Check every line of the records below for the string "Whiplash", then report only how many lines have it.

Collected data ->
Start of Block
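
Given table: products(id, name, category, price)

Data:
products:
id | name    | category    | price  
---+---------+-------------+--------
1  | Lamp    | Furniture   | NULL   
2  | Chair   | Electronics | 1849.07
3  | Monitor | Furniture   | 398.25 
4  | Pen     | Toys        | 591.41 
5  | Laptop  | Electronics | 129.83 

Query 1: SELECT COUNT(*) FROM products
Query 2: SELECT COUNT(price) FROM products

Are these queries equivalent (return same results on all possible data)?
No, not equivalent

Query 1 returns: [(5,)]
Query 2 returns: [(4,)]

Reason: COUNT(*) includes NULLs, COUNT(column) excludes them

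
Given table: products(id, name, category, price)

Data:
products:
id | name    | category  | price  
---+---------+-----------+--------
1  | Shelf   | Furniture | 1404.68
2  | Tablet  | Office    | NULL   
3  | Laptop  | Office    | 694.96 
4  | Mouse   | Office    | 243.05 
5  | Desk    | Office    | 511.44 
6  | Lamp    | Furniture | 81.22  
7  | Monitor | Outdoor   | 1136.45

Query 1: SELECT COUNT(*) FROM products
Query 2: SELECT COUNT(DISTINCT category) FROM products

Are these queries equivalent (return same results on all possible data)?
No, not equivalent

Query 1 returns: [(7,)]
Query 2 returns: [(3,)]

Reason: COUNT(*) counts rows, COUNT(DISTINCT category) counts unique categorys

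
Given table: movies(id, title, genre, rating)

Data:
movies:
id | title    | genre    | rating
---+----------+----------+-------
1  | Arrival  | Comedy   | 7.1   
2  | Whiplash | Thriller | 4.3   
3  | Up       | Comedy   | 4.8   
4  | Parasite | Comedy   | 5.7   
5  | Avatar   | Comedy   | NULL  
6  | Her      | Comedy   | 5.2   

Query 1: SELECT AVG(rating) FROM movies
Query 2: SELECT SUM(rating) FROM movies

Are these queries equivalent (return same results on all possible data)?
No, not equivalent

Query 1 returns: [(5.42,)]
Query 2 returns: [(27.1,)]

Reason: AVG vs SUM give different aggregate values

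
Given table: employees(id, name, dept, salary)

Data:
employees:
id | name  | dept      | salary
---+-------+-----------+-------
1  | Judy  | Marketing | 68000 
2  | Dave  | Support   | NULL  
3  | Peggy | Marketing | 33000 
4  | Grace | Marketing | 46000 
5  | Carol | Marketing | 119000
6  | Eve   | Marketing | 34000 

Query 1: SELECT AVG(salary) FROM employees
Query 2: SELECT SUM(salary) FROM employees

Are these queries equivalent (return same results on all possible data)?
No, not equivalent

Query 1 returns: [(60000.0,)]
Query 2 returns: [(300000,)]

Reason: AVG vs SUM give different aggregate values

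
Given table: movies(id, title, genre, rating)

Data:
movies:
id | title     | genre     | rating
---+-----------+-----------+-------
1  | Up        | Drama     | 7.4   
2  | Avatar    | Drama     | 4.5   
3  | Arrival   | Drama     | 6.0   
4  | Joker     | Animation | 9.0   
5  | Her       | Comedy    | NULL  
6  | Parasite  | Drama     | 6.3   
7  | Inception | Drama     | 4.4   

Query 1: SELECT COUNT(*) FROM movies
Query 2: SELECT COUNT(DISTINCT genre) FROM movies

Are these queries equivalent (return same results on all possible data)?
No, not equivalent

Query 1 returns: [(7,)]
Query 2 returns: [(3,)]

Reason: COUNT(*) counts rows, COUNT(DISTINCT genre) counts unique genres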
End of Block
Start of Block
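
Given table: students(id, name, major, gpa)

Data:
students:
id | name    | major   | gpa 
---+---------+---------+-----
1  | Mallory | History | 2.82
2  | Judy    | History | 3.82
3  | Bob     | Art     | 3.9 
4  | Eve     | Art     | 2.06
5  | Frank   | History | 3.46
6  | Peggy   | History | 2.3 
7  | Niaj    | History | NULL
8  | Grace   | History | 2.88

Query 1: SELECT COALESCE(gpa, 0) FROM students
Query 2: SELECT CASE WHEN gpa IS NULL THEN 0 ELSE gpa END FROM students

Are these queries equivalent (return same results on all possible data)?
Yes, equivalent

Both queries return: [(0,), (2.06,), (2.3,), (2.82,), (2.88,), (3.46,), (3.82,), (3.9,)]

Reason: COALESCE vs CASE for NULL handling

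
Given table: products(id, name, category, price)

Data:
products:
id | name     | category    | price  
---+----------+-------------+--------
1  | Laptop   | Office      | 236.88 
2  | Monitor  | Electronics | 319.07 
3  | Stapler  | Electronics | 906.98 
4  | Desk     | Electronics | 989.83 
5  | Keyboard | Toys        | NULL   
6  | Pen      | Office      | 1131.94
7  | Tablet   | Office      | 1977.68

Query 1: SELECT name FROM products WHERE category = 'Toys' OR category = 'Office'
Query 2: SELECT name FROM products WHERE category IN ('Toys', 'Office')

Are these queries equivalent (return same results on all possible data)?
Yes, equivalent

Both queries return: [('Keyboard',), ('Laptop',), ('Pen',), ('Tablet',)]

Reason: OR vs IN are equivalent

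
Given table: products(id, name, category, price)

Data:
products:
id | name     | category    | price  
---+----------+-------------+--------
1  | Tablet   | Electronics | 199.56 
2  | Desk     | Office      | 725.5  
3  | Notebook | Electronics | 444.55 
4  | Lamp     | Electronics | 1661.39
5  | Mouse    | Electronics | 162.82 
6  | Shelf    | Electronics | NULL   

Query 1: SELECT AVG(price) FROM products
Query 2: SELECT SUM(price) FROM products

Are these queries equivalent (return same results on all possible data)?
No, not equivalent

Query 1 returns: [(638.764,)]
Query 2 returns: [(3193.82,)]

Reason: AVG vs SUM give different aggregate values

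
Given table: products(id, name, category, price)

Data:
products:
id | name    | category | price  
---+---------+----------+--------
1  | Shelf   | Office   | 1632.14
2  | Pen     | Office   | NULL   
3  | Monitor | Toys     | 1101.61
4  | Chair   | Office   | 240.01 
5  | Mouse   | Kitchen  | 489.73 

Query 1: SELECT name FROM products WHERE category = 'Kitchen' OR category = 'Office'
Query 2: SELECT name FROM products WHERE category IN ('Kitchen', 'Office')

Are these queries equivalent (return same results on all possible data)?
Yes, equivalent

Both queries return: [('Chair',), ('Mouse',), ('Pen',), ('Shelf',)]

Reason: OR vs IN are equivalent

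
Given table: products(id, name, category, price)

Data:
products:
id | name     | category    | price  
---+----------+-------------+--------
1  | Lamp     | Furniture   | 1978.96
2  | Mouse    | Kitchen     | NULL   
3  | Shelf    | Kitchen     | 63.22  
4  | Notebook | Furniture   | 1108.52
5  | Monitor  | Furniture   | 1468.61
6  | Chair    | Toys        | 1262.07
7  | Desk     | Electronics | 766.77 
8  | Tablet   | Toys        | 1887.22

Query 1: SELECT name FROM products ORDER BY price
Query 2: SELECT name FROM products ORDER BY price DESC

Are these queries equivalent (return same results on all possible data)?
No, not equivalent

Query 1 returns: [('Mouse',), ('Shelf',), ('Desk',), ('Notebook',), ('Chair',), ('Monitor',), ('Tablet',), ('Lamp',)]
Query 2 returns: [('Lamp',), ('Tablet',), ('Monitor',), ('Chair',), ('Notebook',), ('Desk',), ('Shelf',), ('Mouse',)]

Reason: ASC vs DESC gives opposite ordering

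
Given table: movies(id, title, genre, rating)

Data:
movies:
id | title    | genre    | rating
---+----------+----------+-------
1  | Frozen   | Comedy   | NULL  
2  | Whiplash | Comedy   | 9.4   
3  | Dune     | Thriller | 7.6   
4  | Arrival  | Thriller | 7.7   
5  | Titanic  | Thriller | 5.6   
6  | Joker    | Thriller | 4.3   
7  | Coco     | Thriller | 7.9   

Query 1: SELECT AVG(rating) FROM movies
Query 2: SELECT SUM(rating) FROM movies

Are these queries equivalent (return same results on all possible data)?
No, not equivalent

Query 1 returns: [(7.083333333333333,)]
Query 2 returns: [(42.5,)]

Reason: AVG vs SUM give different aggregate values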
End of Block
Result of the exercise -> 2